● PROBLEM DETAILS: Locate the string "added" in the listing below. Copy every line where it is found.

_ _ _ _ _

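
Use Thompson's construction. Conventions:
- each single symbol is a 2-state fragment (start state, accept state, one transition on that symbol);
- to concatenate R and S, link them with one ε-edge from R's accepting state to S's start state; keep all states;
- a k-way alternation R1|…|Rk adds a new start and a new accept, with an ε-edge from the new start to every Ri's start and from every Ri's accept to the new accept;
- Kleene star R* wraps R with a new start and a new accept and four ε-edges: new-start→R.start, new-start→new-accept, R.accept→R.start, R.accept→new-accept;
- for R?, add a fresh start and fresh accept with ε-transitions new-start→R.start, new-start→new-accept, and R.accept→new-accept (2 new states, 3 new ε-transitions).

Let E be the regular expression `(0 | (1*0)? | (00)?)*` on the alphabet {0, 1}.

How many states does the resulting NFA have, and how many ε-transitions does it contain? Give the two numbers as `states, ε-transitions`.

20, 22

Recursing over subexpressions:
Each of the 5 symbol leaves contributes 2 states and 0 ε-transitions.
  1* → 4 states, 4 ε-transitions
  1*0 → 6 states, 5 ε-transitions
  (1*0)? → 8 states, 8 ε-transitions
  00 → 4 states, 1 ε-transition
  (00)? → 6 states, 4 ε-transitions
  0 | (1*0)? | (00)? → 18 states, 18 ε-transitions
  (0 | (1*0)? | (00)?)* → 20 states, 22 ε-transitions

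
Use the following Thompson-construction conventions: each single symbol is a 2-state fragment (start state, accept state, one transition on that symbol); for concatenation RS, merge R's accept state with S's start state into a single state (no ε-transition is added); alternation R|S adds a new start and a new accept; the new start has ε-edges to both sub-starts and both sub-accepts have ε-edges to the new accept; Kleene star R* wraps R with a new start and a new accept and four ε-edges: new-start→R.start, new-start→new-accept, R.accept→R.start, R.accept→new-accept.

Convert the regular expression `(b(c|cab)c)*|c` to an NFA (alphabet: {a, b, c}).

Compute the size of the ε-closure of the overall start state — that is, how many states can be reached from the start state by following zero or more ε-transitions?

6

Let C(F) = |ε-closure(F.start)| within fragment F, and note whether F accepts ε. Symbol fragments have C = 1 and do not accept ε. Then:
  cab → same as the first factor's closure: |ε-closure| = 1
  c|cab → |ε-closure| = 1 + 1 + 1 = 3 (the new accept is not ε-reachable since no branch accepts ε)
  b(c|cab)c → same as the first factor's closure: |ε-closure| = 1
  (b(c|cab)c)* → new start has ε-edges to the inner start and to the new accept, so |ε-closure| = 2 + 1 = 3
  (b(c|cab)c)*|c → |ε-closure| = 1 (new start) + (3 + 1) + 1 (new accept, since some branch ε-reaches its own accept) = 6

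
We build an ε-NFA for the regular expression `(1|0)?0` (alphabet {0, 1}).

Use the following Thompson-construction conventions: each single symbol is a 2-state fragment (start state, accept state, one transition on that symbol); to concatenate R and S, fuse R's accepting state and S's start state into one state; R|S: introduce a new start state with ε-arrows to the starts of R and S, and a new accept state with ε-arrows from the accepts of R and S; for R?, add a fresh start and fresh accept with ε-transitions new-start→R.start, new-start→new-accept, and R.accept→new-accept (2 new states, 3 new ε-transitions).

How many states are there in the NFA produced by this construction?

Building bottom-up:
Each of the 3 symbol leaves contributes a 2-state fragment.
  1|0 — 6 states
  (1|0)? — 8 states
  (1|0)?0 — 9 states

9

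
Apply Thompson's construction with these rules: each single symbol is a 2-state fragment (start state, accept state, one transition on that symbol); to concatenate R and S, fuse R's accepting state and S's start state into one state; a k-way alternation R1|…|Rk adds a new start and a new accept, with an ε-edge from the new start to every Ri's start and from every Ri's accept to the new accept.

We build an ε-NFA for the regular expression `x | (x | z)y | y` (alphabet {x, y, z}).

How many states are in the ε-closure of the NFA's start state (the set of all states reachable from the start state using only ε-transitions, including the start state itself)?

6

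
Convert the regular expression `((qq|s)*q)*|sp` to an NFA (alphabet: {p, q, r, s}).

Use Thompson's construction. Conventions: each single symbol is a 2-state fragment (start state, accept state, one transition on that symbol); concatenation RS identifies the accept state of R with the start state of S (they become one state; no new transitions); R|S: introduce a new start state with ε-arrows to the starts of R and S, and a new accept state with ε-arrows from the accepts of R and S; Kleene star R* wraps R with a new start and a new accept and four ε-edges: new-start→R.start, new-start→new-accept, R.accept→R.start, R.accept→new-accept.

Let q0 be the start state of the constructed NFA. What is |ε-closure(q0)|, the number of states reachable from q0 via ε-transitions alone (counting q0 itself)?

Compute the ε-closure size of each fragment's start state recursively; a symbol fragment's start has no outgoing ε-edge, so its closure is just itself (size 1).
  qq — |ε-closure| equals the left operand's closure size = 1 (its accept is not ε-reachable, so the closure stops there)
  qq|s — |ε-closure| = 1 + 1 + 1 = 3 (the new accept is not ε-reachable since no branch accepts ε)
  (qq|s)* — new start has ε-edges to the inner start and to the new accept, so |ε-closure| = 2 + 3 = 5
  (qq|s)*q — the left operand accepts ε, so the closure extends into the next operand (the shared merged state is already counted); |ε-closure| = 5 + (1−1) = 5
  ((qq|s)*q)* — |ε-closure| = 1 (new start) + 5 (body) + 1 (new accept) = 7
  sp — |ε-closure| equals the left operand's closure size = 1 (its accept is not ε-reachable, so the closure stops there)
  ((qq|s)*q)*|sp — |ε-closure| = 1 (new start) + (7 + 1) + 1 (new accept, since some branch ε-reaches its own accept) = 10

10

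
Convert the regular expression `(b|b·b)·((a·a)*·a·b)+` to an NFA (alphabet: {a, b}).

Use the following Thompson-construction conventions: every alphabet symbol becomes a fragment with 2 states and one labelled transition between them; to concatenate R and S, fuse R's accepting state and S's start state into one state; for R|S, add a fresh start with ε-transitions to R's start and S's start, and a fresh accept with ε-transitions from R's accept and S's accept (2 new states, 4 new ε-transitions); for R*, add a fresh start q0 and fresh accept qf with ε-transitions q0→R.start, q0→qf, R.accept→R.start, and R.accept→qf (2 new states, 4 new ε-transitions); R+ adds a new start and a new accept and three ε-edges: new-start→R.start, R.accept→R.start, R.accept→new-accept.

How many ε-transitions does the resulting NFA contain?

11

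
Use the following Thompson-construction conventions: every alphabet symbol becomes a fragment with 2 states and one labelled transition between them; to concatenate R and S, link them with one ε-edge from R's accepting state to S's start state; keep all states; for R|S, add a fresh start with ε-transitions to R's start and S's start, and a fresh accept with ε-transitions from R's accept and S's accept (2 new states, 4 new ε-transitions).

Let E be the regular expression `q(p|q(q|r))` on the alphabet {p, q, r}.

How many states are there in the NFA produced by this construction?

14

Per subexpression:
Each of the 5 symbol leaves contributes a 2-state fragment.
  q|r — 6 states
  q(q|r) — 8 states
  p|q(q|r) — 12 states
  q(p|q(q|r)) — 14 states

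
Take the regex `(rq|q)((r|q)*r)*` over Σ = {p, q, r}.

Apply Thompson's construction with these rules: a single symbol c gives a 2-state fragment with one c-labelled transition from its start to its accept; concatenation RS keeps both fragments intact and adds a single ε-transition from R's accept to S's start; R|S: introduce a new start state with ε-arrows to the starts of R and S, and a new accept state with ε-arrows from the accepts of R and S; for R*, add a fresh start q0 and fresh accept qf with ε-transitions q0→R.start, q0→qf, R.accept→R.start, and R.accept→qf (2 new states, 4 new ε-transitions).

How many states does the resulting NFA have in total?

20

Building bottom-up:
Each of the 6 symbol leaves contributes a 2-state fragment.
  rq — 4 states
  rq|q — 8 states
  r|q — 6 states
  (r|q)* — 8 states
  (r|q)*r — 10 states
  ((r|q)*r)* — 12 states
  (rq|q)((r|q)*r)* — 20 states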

_ _ _ _ _

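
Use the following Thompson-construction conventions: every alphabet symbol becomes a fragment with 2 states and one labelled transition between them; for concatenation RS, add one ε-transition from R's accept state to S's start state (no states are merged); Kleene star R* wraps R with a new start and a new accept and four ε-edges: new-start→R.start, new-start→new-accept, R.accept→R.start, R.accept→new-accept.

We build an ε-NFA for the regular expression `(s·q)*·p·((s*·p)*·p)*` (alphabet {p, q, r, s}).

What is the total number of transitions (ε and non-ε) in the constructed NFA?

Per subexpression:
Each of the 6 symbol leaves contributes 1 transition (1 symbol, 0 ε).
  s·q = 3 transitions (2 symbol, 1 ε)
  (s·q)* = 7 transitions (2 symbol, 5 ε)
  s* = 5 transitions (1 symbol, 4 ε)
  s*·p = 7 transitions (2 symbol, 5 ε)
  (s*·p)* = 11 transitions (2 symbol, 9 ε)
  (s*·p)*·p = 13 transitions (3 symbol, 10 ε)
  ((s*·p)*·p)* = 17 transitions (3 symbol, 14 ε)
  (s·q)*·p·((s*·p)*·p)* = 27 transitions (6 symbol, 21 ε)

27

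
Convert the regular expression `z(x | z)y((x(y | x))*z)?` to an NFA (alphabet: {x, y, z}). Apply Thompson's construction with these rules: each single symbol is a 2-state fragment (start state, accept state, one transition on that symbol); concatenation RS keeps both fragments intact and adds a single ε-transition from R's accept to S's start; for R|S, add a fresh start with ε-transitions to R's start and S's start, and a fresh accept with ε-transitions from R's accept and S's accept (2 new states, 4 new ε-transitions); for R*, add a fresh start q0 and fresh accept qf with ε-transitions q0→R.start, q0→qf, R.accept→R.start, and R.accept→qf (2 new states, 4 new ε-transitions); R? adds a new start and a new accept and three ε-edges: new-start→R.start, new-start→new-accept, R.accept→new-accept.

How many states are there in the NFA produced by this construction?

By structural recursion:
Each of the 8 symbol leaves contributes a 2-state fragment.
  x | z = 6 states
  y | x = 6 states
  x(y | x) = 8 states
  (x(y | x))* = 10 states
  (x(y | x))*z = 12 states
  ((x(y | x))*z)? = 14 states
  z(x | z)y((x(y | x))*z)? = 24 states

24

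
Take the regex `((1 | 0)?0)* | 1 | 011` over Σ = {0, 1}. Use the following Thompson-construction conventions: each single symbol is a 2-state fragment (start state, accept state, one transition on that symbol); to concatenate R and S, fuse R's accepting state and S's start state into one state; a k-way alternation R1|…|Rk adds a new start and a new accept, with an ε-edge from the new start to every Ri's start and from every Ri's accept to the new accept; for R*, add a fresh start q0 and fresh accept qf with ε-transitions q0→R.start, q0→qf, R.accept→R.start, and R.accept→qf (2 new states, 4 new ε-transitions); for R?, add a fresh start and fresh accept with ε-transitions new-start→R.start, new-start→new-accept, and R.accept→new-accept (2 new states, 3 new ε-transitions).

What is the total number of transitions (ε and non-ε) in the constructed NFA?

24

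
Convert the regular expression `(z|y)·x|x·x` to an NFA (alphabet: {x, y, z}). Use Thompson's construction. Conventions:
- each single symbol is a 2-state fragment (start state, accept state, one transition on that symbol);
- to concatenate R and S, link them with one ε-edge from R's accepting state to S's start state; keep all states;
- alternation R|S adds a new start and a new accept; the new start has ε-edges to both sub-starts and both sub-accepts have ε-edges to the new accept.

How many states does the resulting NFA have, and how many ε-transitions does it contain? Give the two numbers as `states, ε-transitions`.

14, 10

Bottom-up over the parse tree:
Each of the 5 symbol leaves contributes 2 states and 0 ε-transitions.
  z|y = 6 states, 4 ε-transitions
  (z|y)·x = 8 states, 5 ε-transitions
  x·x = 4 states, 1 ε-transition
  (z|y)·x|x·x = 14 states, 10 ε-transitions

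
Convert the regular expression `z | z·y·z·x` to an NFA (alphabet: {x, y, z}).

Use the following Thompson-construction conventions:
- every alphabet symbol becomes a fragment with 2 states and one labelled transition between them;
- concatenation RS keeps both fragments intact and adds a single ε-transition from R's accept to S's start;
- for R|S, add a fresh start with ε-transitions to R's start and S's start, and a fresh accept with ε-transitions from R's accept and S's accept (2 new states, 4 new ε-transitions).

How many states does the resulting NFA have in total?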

_ _ _ _ _

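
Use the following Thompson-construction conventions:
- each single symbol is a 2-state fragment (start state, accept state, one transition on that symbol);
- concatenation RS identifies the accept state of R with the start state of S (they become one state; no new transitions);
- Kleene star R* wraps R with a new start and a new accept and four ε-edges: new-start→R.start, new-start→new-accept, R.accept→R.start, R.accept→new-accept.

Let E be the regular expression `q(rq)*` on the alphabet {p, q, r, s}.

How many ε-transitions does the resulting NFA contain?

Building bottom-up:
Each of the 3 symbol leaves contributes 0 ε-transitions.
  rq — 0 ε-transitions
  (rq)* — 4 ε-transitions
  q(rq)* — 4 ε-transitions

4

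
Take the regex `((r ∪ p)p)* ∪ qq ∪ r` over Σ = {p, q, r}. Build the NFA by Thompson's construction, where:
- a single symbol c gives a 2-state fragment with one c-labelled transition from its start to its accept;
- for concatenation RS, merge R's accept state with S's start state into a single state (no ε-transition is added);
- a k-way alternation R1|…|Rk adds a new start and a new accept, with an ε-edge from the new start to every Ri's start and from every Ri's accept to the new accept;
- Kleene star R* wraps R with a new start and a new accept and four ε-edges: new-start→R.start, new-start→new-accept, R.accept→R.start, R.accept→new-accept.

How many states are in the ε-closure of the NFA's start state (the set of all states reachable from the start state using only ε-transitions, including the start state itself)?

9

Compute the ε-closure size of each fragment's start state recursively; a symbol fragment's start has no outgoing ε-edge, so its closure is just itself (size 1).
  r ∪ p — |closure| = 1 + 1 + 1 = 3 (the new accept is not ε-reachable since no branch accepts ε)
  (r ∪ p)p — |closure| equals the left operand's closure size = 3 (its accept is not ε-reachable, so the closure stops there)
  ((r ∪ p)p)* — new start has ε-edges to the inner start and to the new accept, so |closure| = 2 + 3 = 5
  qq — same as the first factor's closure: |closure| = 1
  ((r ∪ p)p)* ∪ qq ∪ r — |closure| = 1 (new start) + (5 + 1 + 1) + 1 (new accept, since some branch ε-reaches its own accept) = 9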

_ _ _ _ _

● FINISHED TASK:
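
Use the following Thompson-construction conventions: each single symbol is a 2-state fragment (start state, accept state, one transition on that symbol); for concatenation RS, merge R's accept state with S's start state into a single state (no ε-transition is added); alternation R|S adds a new start and a new accept; the new start has ε-edges to both sub-starts and both sub-accepts have ε-edges to the new accept; Kleene star R* wraps R with a new start and a new accept and four ε-edges: new-start→R.start, new-start→new-accept, R.accept→R.start, R.accept→new-accept.
- for concatenation RS, merge R's accept state with S's start state into a single state (no ε-transition is added);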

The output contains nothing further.